About this task. All of the lines below should be printed again exactly as they are.

- - -

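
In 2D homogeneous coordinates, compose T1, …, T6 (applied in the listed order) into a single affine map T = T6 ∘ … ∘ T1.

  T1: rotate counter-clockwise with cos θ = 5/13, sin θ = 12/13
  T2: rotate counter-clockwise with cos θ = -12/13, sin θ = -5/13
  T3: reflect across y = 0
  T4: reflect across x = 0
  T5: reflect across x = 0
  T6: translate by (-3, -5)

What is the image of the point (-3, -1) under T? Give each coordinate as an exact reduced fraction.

T(p) = (-4, -8)

T1 rotate counter-clockwise with cos θ = 5/13, sin θ = 12/13: (-3, -1) → (-3/13, -41/13)
T2 rotate counter-clockwise with cos θ = -12/13, sin θ = -5/13: (-3/13, -41/13) → (-1, 3)
T3 reflect across y = 0: (-1, 3) → (-1, -3)
T4 reflect across x = 0: (-1, -3) → (1, -3)
T5 reflect across x = 0: (1, -3) → (-1, -3)
T6 translate by (-3, -5): (-1, -3) → (-4, -8)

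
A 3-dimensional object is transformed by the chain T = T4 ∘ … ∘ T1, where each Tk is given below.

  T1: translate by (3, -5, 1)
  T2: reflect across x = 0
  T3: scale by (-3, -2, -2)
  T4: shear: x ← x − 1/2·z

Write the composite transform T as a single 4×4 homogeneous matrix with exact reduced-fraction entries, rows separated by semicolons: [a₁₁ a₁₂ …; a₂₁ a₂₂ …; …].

T = [3 0 1 10; 0 -2 0 10; 0 0 -2 -2; 0 0 0 1]

T1 = [1 0 0 3; 0 1 0 -5; 0 0 1 1; 0 0 0 1]
T2·T1 = [-1 0 0 -3; 0 1 0 -5; 0 0 1 1; 0 0 0 1]
T3·…·T1 = [3 0 0 9; 0 -2 0 10; 0 0 -2 -2; 0 0 0 1]
T4·…·T1 = [3 0 1 10; 0 -2 0 10; 0 0 -2 -2; 0 0 0 1]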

- - -

Problem solution.
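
In 2D homogeneous coordinates, compose T1, …, T6 (applied in the listed order) into a single affine map T = T6 ∘ … ∘ T1.

  T1: rotate counter-clockwise with cos θ = 5/13, sin θ = 12/13
  T2: rotate counter-clockwise with cos θ = -12/13, sin θ = -5/13
  T3: reflect across y = 0
  T4: reflect across x = 0
  T5: reflect across x = 0
  T6: translate by (-3, -5)

What is the image of the point (-3, -1) under T? Give each coordinate as an exact reduced fraction.

T(p) = (-4, -8)

T1 rotate counter-clockwise with cos θ = 5/13, sin θ = 12/13: (-3, -1) → (-3/13, -41/13)
T2 rotate counter-clockwise with cos θ = -12/13, sin θ = -5/13: (-3/13, -41/13) → (-1, 3)
T3 reflect across y = 0: (-1, 3) → (-1, -3)
T4 reflect across x = 0: (-1, -3) → (1, -3)
T5 reflect across x = 0: (1, -3) → (-1, -3)
T6 translate by (-3, -5): (-1, -3) → (-4, -8)

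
A 3-dimensional object is transformed by the chain T = T4 ∘ … ∘ T1, where each Tk is given below.

  T1: translate by (3, -5, 1)
  T2: reflect across x = 0
  T3: scale by (-3, -2, -2)
  T4: shear: x ← x − 1/2·z

Write the composite transform T as a single 4×4 homogeneous matrix with exact reduced-fraction entries, rows separated by semicolons: [a₁₁ a₁₂ …; a₂₁ a₂₂ …; …].

T = [3 0 1 10; 0 -2 0 10; 0 0 -2 -2; 0 0 0 1]

T1 = [1 0 0 3; 0 1 0 -5; 0 0 1 1; 0 0 0 1]
T2·T1 = [-1 0 0 -3; 0 1 0 -5; 0 0 1 1; 0 0 0 1]
T3·…·T1 = [3 0 0 9; 0 -2 0 10; 0 0 -2 -2; 0 0 0 1]
T4·…·T1 = [3 0 1 10; 0 -2 0 10; 0 0 -2 -2; 0 0 0 1]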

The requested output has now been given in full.